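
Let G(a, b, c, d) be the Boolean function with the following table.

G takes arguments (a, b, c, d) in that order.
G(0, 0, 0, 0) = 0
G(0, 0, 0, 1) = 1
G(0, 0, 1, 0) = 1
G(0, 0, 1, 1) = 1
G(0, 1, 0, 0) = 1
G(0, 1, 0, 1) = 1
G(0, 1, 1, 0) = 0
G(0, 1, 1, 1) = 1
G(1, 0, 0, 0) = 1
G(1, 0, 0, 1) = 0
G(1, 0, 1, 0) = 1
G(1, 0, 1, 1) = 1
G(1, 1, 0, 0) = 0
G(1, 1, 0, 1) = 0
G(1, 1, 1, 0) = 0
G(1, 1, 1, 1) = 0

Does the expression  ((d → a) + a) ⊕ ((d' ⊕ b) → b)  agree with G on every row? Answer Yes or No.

Evaluate ((d → a) + a) ⊕ ((d' ⊕ b) → b) on each row and compare to G:
  a=0, b=0, c=0, d=0: formula gives 1, but G = 0 ✗
A single disagreement suffices: at (0,0,0,0) they differ, so the formula does not compute G.

No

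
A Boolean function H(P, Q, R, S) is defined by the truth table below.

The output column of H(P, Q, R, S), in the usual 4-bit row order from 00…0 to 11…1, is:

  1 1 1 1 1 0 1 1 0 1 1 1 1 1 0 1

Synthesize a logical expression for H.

H is 0 on only 3 rows — (0,1,0,1), (1,0,0,0), (1,1,1,0). Writing each as a minterm (¬P·Q·¬R·S, P·¬Q·¬R·¬S, P·Q·R·¬S) and OR-ing them characterizes exactly where H=0, so H is the negation of that disjunction.

H(P, Q, R, S) = not (((((not P and Q) and not R) and S) or (((P and not Q) and not R) and not S)) or (((P and Q) and R) and not S))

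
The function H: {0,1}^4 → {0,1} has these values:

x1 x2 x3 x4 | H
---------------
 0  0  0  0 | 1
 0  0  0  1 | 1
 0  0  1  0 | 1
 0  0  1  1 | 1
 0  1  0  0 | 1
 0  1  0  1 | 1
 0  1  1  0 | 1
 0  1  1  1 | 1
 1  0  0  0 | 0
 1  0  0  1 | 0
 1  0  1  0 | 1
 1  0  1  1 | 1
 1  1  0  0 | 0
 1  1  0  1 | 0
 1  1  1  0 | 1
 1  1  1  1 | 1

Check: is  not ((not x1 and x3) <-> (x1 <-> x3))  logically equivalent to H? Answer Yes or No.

Yes

Test each input against both H and the formula:
  x1=0, x2=0, x3=0, x4=0: formula gives 1, H = 1 ✓
  x1=0, x2=0, x3=0, x4=1: formula gives 1, H = 1 ✓
  x1=0, x2=0, x3=1, x4=0: formula gives 1, H = 1 ✓
  x1=0, x2=0, x3=1, x4=1: formula gives 1, H = 1 ✓
  … (the remaining 12 rows also agree.)
No disagreement on any input; they are logically equivalent.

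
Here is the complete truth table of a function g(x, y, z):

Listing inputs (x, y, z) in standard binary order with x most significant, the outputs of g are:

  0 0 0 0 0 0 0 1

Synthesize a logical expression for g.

g(x, y, z) = (x and y) and z

The output is 1 only when every input is 1 — the AND of all inputs.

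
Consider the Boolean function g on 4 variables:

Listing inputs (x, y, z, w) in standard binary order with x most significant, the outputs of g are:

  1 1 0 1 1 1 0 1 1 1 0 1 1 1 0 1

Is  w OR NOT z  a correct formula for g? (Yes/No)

Check the formula against g row by row:
  x=0, y=0, z=0, w=0: formula gives 1, g = 1 ✓
  x=0, y=0, z=0, w=1: formula gives 1, g = 1 ✓
  x=0, y=0, z=1, w=0: formula gives 0, g = 0 ✓
  x=0, y=0, z=1, w=1: formula gives 1, g = 1 ✓
  … (the remaining 12 rows also agree.)
All 16 rows match — the expression computes g exactly.

Yes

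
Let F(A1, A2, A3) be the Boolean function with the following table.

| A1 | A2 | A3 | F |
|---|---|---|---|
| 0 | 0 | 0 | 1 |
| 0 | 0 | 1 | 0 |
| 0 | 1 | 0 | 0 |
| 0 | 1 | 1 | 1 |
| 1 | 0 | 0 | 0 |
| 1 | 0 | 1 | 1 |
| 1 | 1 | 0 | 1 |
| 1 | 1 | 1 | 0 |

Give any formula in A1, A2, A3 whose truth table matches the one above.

F(A1, A2, A3) = NOT ((A1 XOR A2) XOR A3)

The output is 1 exactly when an even number of inputs are 1 — the complement of 3-way XOR.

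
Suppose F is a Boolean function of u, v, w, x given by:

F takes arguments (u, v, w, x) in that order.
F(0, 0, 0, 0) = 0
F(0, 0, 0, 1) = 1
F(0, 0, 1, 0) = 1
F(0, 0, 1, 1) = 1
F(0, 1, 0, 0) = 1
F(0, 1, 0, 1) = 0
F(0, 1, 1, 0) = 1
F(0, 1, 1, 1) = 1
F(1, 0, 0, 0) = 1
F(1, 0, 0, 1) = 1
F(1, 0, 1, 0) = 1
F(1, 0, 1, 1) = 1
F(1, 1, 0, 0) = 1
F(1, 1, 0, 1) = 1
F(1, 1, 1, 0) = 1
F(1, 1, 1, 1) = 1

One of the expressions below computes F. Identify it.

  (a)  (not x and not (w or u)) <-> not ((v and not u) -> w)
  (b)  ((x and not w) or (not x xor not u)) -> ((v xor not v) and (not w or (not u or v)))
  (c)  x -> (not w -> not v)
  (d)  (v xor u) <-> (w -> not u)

(b) fails at (0,0,0,0): the formula yields 1, F is 0.
(c) fails at (0,0,0,0): the formula yields 1, F is 0.
(d) fails at (0,0,0,1): the formula yields 0, F is 1.
(a) is the remaining candidate, and it agrees with F on all 16 inputs.

a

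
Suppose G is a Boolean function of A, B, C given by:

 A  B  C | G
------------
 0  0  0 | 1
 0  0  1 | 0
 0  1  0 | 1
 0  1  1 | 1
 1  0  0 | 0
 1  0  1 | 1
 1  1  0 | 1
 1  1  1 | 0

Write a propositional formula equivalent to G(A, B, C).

G(A, B, C) = ~((((~A & ~B) & C) | ((A & ~B) & ~C)) | ((A & B) & C))

There are just 3 zero rows: (0,0,1), (1,0,0), (1,1,1). Their minterms are ¬A·¬B·C, A·¬B·¬C, A·B·C; the OR of those covers precisely the 0-outputs, and negating it yields G.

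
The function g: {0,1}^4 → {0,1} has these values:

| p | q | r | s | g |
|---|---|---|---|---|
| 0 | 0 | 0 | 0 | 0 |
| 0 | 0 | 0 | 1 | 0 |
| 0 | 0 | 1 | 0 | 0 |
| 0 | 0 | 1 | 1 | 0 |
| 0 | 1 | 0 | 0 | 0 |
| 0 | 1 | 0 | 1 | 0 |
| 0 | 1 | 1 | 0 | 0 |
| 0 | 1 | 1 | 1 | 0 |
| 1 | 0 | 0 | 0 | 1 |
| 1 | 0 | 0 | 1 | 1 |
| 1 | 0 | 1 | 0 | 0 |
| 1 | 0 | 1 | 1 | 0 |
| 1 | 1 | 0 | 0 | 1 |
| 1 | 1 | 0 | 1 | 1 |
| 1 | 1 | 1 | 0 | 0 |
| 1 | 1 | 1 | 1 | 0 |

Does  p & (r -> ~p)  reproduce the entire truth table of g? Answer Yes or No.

Check the formula against g row by row:
  p=0, q=0, r=0, s=0: formula gives 0, g = 0 ✓
  p=0, q=0, r=0, s=1: formula gives 0, g = 0 ✓
  p=0, q=0, r=1, s=0: formula gives 0, g = 0 ✓
  p=0, q=0, r=1, s=1: formula gives 0, g = 0 ✓
  … (the remaining 12 rows also agree.)
Every row agrees, so the formula is equivalent.

Yes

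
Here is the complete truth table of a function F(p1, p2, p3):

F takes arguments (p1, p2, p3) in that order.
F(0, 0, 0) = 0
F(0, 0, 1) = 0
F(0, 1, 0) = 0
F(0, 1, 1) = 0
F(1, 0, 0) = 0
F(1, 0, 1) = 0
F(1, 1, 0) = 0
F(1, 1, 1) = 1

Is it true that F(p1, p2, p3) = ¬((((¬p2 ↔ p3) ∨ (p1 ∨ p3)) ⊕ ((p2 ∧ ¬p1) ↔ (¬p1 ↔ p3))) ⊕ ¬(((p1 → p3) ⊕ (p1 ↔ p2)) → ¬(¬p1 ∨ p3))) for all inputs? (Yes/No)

No

Evaluate ¬((((¬p2 ↔ p3) ∨ (p1 ∨ p3)) ⊕ ((p2 ∧ ¬p1) ↔ (¬p1 ↔ p3))) ⊕ ¬(((p1 → p3) ⊕ (p1 ↔ p2)) → ¬(¬p1 ∨ p3))) on each row and compare to F:
  p1=0, p2=0, p3=0: formula gives 0, F = 0 ✓
  p1=0, p2=0, p3=1: formula gives 0, F = 0 ✓
  p1=0, p2=1, p3=0: formula gives 1, but F = 0 ✗
Since they disagree at (0,1,0), the expression is not a correct formula for F.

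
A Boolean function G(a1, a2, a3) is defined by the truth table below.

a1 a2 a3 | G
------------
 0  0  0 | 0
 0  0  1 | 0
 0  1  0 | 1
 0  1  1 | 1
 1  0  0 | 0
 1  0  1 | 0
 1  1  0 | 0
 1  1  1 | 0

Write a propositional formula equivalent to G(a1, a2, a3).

G(a1, a2, a3) = ((a1' · a2) · a3') + ((a1' · a2) · a3)

G=1 on 2 inputs: (0,1,0), (0,1,1). Reading each as a conjunction of literals (¬a1·a2·¬a3, ¬a1·a2·a3) and taking the OR gives the canonical DNF.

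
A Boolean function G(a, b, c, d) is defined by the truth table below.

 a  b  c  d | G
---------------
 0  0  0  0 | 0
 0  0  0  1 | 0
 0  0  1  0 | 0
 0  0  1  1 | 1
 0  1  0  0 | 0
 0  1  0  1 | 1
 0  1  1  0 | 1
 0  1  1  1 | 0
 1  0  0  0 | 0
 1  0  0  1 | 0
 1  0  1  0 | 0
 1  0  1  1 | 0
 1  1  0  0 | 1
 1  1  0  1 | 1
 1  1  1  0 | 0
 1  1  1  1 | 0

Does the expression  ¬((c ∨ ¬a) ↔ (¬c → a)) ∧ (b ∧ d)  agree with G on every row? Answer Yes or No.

Check the formula against G row by row:
  a=0, b=0, c=0, d=0: formula gives 0, G = 0 ✓
  a=0, b=0, c=0, d=1: formula gives 0, G = 0 ✓
  a=0, b=0, c=1, d=0: formula gives 0, G = 0 ✓
  a=0, b=0, c=1, d=1: formula gives 0, but G = 1 ✗
A single disagreement suffices: at (0,0,1,1) they differ, so the formula does not compute G.

No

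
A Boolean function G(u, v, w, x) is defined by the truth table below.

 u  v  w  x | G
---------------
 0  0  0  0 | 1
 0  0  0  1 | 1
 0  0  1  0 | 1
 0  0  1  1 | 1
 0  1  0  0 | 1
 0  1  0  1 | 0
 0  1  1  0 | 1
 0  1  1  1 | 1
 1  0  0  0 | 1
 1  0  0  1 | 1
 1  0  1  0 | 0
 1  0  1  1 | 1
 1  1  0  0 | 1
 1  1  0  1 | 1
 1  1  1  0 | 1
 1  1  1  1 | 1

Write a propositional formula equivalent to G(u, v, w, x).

G is 0 on only 2 rows — (0,1,0,1), (1,0,1,0). Writing each as a minterm (¬u·v·¬w·x, u·¬v·w·¬x) and OR-ing them characterizes exactly where G=0, so G is the negation of that disjunction.

G(u, v, w, x) = not ((((not u and v) and not w) and x) or (((u and not v) and w) and not x))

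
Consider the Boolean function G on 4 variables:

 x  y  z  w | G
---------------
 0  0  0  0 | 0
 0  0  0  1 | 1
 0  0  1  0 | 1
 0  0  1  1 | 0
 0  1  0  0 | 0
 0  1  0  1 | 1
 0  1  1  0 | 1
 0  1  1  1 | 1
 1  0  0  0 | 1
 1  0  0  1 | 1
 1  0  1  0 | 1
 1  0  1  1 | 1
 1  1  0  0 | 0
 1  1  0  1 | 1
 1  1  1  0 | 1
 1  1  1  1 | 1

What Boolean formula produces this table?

G is 0 on only 4 rows — (0,0,0,0), (0,0,1,1), (0,1,0,0), (1,1,0,0). Writing each as a minterm (¬x·¬y·¬z·¬w, ¬x·¬y·z·w, ¬x·y·¬z·¬w, x·y·¬z·¬w) and OR-ing them characterizes exactly where G=0, so G is the negation of that disjunction.

G(x, y, z, w) = not ((((((not x and not y) and not z) and not w) or (((not x and not y) and z) and w)) or (((not x and y) and not z) and not w)) or (((x and y) and not z) and not w))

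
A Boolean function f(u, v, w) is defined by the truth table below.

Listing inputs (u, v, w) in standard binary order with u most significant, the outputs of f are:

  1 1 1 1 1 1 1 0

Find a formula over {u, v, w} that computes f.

f(u, v, w) = ¬((u ∧ v) ∧ w)

The output is 0 only when every input is 1 — NAND of all inputs.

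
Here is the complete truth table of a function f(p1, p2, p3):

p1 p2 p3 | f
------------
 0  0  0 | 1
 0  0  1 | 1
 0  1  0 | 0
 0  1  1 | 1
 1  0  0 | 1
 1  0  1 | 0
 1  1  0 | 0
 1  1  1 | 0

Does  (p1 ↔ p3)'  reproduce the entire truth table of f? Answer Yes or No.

No

Evaluate (p1 ↔ p3)' on each row and compare to f:
  p1=0, p2=0, p3=0: formula gives 0, but f = 1 ✗
Since they disagree at (0,0,0), the expression is not a correct formula for f.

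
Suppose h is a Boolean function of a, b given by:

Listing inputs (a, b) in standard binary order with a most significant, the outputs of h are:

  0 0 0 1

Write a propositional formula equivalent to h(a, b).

The output is 1 only when every input is 1 — the AND of all inputs.

h(a, b) = a & b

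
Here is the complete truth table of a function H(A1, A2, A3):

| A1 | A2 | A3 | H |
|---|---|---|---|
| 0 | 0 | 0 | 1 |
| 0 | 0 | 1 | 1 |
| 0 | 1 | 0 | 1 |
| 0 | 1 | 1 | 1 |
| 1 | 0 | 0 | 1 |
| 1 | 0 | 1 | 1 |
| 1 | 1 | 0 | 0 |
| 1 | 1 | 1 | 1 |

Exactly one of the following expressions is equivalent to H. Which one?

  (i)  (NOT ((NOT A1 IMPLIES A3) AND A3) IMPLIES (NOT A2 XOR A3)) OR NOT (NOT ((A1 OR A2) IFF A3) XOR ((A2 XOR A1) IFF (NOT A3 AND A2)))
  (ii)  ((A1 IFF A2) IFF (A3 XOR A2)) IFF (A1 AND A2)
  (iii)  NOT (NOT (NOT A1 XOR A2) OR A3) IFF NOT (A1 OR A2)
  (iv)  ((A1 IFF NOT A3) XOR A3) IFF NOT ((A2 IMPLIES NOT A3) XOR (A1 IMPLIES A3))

(ii) fails at (0,0,1): the formula yields 0, H is 1.
(iii) fails at (0,0,1): the formula yields 0, H is 1.
(iv) fails at (0,0,0): the formula yields 0, H is 1.
Only (i) survives; checking it on all 8 rows confirms it matches H.

i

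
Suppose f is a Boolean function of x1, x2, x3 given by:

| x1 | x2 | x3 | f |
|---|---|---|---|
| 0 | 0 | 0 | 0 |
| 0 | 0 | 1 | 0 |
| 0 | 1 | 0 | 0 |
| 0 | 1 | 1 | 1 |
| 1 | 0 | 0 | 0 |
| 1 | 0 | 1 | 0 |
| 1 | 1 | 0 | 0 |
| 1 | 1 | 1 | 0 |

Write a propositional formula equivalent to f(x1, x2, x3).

f(x1, x2, x3) = (¬x1 ∧ x2) ∧ x3

Only row (0,1,1) gives 1. That row's minterm ¬x1·x2·x3 is f directly.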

Problem to solve:
Word for word, reproduce the listing above from its start up to and including the line that has "G(1, 1, 1, 1) = 0". Give only those lines.

Task response:
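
Let G(a, b, c, d) be the Boolean function with the following table.

G takes arguments (a, b, c, d) in that order.
G(0, 0, 0, 0) = 0
G(0, 0, 0, 1) = 1
G(0, 0, 1, 0) = 1
G(0, 0, 1, 1) = 1
G(0, 1, 0, 0) = 1
G(0, 1, 0, 1) = 1
G(0, 1, 1, 0) = 0
G(0, 1, 1, 1) = 1
G(1, 0, 0, 0) = 1
G(1, 0, 0, 1) = 0
G(1, 0, 1, 0) = 1
G(1, 0, 1, 1) = 1
G(1, 1, 0, 0) = 0
G(1, 1, 0, 1) = 0
G(1, 1, 1, 0) = 0
G(1, 1, 1, 1) = 0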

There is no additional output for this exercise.